# AIM OF THE TASK
Could you copy, exactly as written, every line from the first line of the records through the one containing "Step 2: Let R1"?

# Saved entries
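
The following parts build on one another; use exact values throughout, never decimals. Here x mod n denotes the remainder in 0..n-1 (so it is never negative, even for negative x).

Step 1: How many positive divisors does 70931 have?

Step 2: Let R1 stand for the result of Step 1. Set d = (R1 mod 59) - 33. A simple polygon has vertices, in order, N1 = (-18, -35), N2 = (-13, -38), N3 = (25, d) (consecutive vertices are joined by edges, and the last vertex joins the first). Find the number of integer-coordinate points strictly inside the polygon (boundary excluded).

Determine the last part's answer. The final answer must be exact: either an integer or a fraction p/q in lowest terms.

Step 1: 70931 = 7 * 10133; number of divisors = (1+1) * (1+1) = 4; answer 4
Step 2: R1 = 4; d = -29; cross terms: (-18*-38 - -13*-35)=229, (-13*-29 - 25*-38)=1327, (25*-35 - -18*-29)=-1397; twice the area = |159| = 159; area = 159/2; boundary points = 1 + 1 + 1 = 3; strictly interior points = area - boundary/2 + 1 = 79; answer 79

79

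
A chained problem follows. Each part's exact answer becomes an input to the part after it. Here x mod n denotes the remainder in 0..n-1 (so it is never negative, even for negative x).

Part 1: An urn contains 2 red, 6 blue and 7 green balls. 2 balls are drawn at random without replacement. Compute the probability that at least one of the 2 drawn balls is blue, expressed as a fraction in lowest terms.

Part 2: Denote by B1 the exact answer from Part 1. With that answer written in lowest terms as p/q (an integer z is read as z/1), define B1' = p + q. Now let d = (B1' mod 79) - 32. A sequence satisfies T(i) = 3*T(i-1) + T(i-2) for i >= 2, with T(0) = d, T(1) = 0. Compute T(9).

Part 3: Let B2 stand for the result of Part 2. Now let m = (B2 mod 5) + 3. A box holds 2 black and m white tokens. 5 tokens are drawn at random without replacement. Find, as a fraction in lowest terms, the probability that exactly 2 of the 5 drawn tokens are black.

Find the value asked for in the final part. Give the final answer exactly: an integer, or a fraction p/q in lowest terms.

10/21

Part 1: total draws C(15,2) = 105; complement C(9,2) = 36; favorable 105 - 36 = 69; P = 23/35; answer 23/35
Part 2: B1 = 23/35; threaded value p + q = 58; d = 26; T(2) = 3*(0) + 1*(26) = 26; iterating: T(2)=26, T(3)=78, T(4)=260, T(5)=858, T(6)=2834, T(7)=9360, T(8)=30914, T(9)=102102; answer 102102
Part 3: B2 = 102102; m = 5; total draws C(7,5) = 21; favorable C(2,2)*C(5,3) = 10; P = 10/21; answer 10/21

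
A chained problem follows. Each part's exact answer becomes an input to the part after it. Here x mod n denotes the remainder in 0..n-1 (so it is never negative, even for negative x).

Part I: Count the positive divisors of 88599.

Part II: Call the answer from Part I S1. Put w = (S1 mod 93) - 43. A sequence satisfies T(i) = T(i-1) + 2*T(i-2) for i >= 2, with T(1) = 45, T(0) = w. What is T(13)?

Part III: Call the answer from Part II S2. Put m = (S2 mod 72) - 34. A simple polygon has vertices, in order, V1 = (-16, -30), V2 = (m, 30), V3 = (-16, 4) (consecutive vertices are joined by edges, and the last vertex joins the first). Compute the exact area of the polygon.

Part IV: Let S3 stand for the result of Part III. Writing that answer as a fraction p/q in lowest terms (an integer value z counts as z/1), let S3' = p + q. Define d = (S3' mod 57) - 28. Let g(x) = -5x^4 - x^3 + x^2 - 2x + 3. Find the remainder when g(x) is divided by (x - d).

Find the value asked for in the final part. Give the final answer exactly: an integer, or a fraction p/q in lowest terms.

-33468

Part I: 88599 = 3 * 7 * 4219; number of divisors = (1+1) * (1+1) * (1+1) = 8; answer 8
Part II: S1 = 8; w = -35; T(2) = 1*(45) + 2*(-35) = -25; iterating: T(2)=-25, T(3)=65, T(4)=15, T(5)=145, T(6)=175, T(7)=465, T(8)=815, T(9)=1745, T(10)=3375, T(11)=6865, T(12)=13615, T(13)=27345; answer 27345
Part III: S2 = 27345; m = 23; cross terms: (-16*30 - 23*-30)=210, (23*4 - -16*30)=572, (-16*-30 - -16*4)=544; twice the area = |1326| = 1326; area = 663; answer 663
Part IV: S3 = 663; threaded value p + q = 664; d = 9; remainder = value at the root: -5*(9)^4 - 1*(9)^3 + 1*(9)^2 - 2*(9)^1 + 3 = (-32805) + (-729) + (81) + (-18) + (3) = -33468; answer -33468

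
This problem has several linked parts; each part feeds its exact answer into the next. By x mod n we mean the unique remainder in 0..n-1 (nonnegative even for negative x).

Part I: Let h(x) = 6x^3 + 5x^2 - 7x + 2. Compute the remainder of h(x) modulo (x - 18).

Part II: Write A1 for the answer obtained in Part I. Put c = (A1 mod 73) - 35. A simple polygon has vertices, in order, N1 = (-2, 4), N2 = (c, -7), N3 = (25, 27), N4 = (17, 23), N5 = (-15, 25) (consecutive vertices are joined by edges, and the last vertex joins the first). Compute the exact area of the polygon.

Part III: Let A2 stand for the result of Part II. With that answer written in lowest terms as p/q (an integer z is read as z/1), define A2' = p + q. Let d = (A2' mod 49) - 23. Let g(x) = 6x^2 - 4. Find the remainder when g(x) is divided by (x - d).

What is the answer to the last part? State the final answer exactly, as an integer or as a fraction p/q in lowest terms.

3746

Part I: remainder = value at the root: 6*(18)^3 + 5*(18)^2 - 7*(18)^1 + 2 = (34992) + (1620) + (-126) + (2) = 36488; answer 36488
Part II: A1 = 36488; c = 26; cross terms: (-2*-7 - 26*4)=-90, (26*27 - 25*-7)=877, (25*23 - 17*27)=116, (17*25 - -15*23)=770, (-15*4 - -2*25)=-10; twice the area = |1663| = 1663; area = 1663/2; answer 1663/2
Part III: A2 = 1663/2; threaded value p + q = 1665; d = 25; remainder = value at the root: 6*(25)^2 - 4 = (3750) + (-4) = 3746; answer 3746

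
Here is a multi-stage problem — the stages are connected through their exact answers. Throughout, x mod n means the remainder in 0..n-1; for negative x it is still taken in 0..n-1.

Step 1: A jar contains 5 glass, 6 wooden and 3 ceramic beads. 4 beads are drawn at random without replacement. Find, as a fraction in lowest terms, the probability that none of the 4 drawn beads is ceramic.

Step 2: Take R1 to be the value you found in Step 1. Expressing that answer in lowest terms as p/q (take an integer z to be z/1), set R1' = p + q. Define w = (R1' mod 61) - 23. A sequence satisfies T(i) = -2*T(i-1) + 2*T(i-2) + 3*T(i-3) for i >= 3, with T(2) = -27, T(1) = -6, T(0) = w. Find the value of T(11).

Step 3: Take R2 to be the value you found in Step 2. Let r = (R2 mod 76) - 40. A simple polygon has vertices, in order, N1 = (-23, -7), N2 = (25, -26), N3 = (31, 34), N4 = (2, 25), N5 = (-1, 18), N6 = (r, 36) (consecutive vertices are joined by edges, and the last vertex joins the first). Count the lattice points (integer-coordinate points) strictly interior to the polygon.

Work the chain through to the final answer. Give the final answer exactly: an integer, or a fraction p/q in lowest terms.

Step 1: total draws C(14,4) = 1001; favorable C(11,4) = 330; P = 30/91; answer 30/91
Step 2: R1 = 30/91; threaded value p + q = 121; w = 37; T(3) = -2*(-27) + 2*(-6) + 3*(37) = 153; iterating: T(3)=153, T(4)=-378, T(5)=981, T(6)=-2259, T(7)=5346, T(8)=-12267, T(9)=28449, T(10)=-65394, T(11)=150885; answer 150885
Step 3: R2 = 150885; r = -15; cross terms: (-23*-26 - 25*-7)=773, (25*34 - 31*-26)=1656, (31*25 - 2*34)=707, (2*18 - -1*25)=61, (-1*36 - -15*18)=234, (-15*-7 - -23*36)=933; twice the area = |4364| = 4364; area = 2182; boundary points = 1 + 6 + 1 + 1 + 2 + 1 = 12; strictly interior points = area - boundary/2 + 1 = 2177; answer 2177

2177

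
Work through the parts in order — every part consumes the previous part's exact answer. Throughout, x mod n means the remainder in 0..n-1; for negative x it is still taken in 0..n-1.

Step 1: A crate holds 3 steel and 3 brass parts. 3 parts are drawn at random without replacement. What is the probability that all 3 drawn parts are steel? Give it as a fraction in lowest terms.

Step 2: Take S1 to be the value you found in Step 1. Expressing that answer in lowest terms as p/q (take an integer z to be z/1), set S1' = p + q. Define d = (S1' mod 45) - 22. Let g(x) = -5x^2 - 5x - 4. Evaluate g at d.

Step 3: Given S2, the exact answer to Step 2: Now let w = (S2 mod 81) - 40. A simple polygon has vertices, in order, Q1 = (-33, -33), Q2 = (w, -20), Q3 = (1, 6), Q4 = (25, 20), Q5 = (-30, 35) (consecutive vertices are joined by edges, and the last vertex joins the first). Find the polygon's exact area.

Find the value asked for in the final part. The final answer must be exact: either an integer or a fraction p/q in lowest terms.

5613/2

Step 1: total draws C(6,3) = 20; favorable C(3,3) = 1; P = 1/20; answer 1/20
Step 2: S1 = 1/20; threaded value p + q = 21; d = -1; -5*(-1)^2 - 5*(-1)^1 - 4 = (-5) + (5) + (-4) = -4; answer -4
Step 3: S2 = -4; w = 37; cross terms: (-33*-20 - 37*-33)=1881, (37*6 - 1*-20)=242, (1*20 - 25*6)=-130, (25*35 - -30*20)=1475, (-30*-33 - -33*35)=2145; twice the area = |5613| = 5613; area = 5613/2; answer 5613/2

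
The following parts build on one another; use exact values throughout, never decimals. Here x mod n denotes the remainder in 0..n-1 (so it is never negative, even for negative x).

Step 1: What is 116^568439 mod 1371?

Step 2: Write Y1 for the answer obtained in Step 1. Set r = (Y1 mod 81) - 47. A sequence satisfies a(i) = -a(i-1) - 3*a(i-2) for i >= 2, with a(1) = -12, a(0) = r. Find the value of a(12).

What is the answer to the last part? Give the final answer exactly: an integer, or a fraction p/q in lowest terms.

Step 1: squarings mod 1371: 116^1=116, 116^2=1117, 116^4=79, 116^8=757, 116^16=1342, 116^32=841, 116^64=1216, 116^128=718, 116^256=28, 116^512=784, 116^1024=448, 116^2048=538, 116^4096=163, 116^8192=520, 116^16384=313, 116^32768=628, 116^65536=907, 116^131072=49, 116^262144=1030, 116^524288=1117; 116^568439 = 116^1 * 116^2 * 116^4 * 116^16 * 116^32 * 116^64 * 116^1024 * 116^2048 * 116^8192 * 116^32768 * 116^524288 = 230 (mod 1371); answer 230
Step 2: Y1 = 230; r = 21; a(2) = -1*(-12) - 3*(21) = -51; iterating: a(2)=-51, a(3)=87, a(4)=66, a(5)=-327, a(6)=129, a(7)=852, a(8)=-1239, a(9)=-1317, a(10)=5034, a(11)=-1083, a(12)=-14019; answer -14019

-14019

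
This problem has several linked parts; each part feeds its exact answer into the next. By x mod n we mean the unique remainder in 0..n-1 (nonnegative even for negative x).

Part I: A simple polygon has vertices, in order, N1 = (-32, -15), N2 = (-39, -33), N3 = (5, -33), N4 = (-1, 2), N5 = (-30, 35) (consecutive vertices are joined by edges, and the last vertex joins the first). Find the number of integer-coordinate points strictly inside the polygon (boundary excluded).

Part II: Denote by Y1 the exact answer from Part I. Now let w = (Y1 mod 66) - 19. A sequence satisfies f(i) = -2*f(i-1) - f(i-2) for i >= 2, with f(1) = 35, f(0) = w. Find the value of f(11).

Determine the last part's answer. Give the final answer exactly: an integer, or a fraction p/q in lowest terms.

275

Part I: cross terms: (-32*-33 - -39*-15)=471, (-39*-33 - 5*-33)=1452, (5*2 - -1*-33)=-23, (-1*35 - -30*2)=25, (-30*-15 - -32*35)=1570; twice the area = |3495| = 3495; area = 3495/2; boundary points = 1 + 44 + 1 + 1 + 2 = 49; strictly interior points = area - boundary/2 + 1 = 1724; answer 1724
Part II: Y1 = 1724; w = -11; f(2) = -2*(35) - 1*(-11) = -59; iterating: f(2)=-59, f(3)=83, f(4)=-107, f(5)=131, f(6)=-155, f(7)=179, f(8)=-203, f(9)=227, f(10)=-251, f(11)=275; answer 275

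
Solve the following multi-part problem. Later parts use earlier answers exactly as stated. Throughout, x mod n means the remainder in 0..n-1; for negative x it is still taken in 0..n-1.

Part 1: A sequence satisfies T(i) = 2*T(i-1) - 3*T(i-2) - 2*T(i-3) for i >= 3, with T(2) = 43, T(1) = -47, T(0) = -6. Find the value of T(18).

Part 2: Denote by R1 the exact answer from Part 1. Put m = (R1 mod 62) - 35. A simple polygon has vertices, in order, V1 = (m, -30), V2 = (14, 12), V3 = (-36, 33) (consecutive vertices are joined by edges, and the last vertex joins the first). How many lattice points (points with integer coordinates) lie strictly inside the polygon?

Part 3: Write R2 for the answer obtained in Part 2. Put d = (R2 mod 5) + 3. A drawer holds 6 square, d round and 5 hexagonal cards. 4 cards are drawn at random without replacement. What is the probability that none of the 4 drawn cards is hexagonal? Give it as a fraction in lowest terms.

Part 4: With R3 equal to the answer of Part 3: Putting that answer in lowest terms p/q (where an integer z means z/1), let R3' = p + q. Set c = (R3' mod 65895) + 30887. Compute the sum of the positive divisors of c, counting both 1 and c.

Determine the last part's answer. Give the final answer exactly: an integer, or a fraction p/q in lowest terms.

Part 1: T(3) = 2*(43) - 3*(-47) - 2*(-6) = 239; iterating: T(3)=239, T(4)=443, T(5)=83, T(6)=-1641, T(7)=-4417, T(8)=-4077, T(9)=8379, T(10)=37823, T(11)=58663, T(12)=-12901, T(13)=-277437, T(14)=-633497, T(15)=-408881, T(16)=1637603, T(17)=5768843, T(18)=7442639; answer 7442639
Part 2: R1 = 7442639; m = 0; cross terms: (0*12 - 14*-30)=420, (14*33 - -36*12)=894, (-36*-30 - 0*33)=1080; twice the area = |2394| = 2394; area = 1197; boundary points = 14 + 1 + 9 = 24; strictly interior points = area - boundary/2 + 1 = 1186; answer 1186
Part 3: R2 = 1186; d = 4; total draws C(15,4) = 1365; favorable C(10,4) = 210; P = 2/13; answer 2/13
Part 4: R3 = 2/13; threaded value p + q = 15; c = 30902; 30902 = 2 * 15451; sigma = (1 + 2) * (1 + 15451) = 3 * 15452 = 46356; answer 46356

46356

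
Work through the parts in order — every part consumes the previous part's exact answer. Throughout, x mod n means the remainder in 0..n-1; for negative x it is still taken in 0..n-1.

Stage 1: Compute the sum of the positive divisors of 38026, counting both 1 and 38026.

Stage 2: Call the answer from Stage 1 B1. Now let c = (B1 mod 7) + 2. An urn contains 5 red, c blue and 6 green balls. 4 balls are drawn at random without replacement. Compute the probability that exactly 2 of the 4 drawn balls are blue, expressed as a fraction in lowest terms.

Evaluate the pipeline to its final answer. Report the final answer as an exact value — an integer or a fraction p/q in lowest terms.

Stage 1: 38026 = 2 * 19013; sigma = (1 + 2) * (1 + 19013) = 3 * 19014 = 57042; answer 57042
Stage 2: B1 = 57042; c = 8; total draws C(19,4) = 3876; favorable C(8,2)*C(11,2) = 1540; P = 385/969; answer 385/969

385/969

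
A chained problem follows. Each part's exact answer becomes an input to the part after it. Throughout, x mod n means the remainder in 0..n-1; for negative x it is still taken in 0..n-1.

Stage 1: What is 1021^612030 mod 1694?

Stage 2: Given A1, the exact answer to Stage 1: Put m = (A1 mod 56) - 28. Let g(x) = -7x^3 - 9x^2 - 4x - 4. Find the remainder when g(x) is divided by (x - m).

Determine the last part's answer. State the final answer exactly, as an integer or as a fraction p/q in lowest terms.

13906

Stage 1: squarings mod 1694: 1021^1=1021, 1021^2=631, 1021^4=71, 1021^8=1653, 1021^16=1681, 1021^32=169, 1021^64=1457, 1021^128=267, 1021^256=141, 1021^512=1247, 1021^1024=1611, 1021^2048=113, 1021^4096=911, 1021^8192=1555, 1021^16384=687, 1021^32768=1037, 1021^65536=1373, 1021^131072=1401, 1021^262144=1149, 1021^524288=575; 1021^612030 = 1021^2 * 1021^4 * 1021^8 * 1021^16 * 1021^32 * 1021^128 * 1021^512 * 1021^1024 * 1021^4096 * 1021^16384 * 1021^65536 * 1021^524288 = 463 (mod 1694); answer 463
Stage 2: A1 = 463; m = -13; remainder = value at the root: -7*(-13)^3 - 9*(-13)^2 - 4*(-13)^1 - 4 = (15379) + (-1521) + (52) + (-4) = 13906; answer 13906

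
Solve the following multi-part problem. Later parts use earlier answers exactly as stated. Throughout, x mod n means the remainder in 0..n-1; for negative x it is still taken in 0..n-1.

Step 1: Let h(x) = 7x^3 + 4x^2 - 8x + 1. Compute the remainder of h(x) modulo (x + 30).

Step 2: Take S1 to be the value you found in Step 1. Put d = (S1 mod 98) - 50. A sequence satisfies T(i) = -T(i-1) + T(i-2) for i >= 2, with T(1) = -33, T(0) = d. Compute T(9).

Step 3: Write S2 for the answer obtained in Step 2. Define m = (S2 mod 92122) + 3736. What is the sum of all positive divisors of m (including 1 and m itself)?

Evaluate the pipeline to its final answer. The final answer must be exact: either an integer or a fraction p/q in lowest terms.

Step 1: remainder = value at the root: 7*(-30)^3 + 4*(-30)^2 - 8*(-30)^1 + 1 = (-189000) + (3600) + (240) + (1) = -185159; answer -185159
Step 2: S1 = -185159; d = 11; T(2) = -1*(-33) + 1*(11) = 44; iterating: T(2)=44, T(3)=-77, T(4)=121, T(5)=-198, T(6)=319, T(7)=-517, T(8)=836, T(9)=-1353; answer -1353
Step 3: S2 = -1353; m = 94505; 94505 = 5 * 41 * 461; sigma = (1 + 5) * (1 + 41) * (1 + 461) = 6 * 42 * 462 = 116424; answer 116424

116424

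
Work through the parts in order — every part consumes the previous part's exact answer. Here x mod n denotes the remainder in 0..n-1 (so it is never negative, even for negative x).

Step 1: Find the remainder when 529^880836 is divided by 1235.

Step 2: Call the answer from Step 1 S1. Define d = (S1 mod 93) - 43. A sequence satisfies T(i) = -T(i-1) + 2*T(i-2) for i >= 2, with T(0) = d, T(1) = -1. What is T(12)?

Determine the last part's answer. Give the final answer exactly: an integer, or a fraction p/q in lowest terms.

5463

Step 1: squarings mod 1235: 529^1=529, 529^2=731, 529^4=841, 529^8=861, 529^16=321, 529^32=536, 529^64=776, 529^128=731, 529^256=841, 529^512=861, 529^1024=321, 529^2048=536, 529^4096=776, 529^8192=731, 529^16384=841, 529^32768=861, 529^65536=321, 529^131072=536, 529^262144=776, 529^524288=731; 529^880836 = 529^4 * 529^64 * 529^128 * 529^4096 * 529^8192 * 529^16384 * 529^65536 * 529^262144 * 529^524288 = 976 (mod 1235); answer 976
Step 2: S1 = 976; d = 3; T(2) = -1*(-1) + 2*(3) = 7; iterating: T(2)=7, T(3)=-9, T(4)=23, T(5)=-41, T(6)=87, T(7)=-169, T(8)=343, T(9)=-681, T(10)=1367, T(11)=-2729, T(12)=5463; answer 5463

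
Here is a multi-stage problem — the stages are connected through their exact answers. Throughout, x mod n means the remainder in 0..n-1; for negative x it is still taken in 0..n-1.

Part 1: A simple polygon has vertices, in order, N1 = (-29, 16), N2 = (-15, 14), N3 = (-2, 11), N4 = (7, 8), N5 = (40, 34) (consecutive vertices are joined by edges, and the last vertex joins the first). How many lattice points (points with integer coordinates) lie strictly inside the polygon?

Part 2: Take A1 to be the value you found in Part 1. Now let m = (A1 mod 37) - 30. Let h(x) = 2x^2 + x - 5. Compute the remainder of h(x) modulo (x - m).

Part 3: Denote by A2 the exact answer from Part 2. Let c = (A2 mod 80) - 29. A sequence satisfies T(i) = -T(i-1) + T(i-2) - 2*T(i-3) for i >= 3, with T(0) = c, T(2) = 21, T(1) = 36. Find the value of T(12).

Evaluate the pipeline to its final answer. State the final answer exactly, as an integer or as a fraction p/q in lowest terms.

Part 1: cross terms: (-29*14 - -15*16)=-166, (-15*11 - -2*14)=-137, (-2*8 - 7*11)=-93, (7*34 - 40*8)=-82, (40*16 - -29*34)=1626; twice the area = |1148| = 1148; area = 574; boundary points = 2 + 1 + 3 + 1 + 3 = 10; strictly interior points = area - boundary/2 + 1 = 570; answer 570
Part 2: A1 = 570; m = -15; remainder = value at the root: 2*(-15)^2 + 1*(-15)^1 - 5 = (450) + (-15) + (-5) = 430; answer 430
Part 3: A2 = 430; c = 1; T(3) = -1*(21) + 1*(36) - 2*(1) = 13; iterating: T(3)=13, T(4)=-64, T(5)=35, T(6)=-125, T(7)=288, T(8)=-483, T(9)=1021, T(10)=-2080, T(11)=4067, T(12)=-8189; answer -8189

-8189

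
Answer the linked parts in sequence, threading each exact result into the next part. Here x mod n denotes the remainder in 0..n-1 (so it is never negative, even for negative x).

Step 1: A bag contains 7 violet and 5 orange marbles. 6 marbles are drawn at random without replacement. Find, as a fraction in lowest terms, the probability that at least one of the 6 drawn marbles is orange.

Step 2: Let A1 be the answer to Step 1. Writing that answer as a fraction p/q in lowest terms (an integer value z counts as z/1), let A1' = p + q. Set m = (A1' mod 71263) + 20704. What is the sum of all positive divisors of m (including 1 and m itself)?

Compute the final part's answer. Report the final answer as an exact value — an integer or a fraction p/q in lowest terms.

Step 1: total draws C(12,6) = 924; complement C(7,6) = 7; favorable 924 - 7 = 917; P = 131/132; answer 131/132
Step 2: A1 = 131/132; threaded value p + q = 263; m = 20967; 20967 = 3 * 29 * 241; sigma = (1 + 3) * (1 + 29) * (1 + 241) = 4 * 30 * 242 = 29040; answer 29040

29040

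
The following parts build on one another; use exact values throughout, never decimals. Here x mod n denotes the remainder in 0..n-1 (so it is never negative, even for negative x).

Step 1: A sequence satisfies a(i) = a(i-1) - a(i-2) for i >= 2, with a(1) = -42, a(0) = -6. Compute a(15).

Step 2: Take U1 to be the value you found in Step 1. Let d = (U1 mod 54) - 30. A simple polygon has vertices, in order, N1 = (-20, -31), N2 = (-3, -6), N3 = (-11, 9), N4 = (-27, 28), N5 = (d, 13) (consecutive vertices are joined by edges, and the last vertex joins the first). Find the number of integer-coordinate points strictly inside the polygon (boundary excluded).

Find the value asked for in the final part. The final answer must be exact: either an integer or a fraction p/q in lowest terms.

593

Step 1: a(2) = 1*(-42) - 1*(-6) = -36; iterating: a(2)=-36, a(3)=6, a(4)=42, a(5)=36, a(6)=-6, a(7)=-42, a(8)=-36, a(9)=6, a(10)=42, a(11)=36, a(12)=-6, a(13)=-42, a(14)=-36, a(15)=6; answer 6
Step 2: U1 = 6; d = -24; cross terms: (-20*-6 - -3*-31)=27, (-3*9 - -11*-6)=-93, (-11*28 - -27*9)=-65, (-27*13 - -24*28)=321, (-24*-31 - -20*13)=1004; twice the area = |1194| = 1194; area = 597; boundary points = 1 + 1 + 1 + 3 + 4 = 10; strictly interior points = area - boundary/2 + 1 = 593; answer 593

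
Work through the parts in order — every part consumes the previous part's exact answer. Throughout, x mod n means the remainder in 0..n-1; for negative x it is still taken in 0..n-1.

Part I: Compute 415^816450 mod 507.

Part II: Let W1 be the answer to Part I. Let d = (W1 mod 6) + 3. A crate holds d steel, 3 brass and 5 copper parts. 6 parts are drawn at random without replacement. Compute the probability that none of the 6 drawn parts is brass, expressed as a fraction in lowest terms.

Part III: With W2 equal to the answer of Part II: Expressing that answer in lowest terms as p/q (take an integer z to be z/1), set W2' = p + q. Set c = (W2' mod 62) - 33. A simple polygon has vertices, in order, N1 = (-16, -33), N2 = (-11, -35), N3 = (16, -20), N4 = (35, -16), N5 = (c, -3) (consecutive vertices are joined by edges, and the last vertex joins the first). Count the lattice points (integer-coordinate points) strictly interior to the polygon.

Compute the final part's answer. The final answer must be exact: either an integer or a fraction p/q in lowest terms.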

# COMPLETED EXERCISE
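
The following parts build on one another; use exact values throughout, never decimals. Here x mod n denotes the remainder in 0..n-1 (so it is never negative, even for negative x).

Step 1: How many positive divisors does 70931 have?

Step 2: Let R1 stand for the result of Step 1. Set d = (R1 mod 59) - 33. A simple polygon has vertices, in order, N1 = (-18, -35), N2 = (-13, -38), N3 = (25, d) (consecutive vertices are joined by edges, and the last vertex joins the first). Find the number of integer-coordinate points strictly inside the polygon (boundary excluded).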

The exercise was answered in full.